Start of MATERIAL FOR THIS EXERCISE

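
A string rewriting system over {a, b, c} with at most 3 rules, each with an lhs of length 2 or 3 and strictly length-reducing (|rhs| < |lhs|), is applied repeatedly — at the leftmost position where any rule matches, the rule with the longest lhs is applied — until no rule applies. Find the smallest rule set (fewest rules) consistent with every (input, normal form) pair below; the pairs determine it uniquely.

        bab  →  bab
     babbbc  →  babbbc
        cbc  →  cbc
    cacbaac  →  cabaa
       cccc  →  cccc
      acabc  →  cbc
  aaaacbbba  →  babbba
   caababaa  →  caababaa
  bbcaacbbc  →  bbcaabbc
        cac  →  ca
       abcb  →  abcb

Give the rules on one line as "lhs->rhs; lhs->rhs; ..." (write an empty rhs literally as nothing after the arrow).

aaa->b; ac->a; aca->c

  | bab
  | babbbc
  | cbc
  | cacbaac => cabaac => cabaa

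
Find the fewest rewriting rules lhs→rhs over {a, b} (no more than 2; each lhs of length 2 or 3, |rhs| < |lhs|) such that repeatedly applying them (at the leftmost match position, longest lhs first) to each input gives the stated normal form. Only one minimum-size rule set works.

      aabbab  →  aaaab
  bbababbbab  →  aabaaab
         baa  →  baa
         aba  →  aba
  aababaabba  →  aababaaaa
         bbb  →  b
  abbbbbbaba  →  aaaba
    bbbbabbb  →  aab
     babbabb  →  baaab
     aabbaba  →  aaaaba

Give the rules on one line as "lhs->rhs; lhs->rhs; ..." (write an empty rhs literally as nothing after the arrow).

bb->b; bba->aa

  | aabbab => aaaab
  | bbababbbab => aababbbab => aababbab => aabaaab
  | baa
  | aba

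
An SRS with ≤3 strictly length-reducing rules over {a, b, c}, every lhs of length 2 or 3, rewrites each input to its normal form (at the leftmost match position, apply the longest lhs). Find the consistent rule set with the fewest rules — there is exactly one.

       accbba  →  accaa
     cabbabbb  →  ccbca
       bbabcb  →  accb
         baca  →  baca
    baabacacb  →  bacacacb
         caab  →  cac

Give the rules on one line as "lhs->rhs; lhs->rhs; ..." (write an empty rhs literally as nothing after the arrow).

ab->c; bb->a

  | accbba => accaa
  | cabbabbb => ccbabbb => ccbcbb => ccbca
  | bbabcb => aabcb => accb
  | baca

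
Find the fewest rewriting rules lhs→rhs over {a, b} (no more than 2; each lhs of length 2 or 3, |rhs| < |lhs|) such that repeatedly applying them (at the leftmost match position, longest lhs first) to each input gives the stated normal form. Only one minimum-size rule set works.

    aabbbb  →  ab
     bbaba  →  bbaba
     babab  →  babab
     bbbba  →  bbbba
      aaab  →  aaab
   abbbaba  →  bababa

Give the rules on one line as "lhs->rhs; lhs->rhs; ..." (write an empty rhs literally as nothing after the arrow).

  | aabbbb => ababb => abba => baa => ab
  | bbaba
  | babab
  | bbbba

abb->ba; baa->ab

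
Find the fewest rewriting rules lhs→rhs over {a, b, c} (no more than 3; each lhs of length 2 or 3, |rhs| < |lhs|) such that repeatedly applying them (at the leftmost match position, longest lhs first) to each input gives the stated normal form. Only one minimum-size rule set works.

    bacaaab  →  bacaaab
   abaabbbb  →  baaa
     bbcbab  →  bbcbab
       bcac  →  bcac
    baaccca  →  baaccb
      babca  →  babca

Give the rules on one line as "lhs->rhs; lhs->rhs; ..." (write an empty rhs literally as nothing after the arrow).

  | bacaaab
  | abaabbbb => abababb => ababba => abbaa => baaa
  | bbcbab
  | bcac

abb->ba; cca->cb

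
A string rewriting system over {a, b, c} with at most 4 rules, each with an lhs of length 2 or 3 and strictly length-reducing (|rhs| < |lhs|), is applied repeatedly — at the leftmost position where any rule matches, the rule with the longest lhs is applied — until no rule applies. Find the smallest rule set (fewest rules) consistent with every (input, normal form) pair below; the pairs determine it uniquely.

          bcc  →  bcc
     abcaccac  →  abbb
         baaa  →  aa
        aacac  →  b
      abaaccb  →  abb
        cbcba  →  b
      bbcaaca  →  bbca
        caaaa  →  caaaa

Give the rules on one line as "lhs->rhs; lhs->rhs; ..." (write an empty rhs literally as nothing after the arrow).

ac->b; ba->; cb->b

  | bcc
  | abcaccac => abcbcac => abbcac => abbcb => abbb
  | baaa => aa
  | aacac => abac => ac => b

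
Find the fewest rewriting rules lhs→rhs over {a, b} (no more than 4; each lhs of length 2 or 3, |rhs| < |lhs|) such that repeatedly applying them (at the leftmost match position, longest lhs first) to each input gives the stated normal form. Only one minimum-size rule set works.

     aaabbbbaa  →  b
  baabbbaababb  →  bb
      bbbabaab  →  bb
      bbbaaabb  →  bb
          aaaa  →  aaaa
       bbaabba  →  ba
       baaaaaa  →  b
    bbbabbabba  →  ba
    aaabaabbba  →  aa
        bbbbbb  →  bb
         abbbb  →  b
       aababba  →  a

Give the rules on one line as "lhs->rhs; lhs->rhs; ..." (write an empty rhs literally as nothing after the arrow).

ab->; baa->b; bba->ba; bbb->b

  | aaabbbbaa => aabbbaa => abbaa => baa => b
  | baabbbaababb => bbbbaababb => bbaababb => baababb => bbabb => babb => bb
  | bbbabaab => babaab => baab => bb
  | bbbaaabb => baaabb => babb => bb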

End of MATERIAL FOR THIS EXERCISE

§ TASK DESCRIPTION
The full set of records above is to be printed exactly as it appears.

§ WRITTEN ANSWER
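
A string rewriting system over {a, b, c} with at most 3 rules, each with an lhs of length 2 or 3 and strictly length-reducing (|rhs| < |lhs|), is applied repeatedly — at the leftmost position where any rule matches, the rule with the longest lhs is applied — until no rule applies. Find the smallest rule set (fewest rules) consistent with every (input, normal form) pair below; the pairs determine it uniquely.

        bab  →  bab
     babbbc  →  babbbc
        cbc  →  cbc
    cacbaac  →  cabaa
       cccc  →  cccc
      acabc  →  cbc
  aaaacbbba  →  babbba
   caababaa  →  caababaa
  bbcaacbbc  →  bbcaabbc
        cac  →  ca
       abcb  →  abcb

Give the rules on one line as "lhs->rhs; lhs->rhs; ..." (write an empty rhs literally as nothing after the arrow).

aaa->b; ac->a; aca->c

  | bab
  | babbbc
  | cbc
  | cacbaac => cabaac => cabaa

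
Find the fewest rewriting rules lhs→rhs over {a, b} (no more than 2; each lhs of length 2 or 3, |rhs| < |lhs|) such that repeatedly applying them (at the leftmost match position, longest lhs first) to each input gives the stated normal form. Only one minimum-size rule set works.

      aabbab  →  aaaab
  bbababbbab  →  aabaaab
         baa  →  baa
         aba  →  aba
  aababaabba  →  aababaaaa
         bbb  →  b
  abbbbbbaba  →  aaaba
    bbbbabbb  →  aab
     babbabb  →  baaab
     aabbaba  →  aaaaba

Give the rules on one line as "lhs->rhs; lhs->rhs; ..." (write an empty rhs literally as nothing after the arrow).

bb->b; bba->aa

  | aabbab => aaaab
  | bbababbbab => aababbbab => aababbab => aabaaab
  | baa
  | aba

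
An SRS with ≤3 strictly length-reducing rules over {a, b, c}, every lhs of length 2 or 3, rewrites each input to its normal form (at the leftmost match position, apply the longest lhs). Find the consistent rule set with the fewest rules — there is exactly one.

       accbba  →  accaa
     cabbabbb  →  ccbca
       bbabcb  →  accb
         baca  →  baca
    baabacacb  →  bacacacb
         caab  →  cac

Give the rules on one line as "lhs->rhs; lhs->rhs; ..." (write an empty rhs literally as nothing after the arrow).

ab->c; bb->a

  | accbba => accaa
  | cabbabbb => ccbabbb => ccbcbb => ccbca
  | bbabcb => aabcb => accb
  | baca

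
Find the fewest rewriting rules lhs→rhs over {a, b} (no more than 2; each lhs of length 2 or 3, |rhs| < |lhs|) such that repeatedly applying them (at the leftmost match position, longest lhs first) to each input gives the stated normal form. Only one minimum-size rule set works.

    aabbbb  →  ab
     bbaba  →  bbaba
     babab  →  babab
     bbbba  →  bbbba
      aaab  →  aaab
   abbbaba  →  bababa

Give the rules on one line as "lhs->rhs; lhs->rhs; ..." (write an empty rhs literally as nothing after the arrow).

  | aabbbb => ababb => abba => baa => ab
  | bbaba
  | babab
  | bbbba

abb->ba; baa->ab

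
Find the fewest rewriting rules lhs→rhs over {a, b, c} (no more than 3; each lhs of length 2 or 3, |rhs| < |lhs|) such that repeatedly applying them (at the leftmost match position, longest lhs first) to each input gives the stated normal form. Only one minimum-size rule set works.

    bacaaab  →  bacaaab
   abaabbbb  →  baaa
     bbcbab  →  bbcbab
       bcac  →  bcac
    baaccca  →  baaccb
      babca  →  babca

Give the rules on one line as "lhs->rhs; lhs->rhs; ..." (write an empty rhs literally as nothing after the arrow).

  | bacaaab
  | abaabbbb => abababb => ababba => abbaa => baaa
  | bbcbab
  | bcac

abb->ba; cca->cb

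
A string rewriting system over {a, b, c} with at most 4 rules, each with an lhs of length 2 or 3 and strictly length-reducing (|rhs| < |lhs|), is applied repeatedly — at the leftmost position where any rule matches, the rule with the longest lhs is applied — until no rule applies. Find the smallest rule set (fewest rules) consistent with every (input, normal form) pair below; the pairs determine it uniquely.

          bcc  →  bcc
     abcaccac  →  abbb
         baaa  →  aa
        aacac  →  b
      abaaccb  →  abb
        cbcba  →  b
      bbcaaca  →  bbca
        caaaa  →  caaaa

Give the rules on one line as "lhs->rhs; lhs->rhs; ..." (write an empty rhs literally as nothing after the arrow).

ac->b; ba->; cb->b

  | bcc
  | abcaccac => abcbcac => abbcac => abbcb => abbb
  | baaa => aa
  | aacac => abac => ac => b

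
Find the fewest rewriting rules lhs→rhs over {a, b} (no more than 4; each lhs of length 2 or 3, |rhs| < |lhs|) such that repeatedly applying them (at the leftmost match position, longest lhs first) to each input gives the stated normal form. Only one minimum-size rule set works.

     aaabbbbaa  →  b
  baabbbaababb  →  bb
      bbbabaab  →  bb
      bbbaaabb  →  bb
          aaaa  →  aaaa
       bbaabba  →  ba
       baaaaaa  →  b
    bbbabbabba  →  ba
    aaabaabbba  →  aa
        bbbbbb  →  bb
         abbbb  →  b
       aababba  →  a

Give the rules on one line as "lhs->rhs; lhs->rhs; ..." (write an empty rhs literally as nothing after the arrow).

ab->; baa->b; bba->ba; bbb->b

  | aaabbbbaa => aabbbaa => abbaa => baa => b
  | baabbbaababb => bbbbaababb => bbaababb => baababb => bbabb => babb => bb
  | bbbabaab => babaab => baab => bb
  | bbbaaabb => baaabb => babb => bb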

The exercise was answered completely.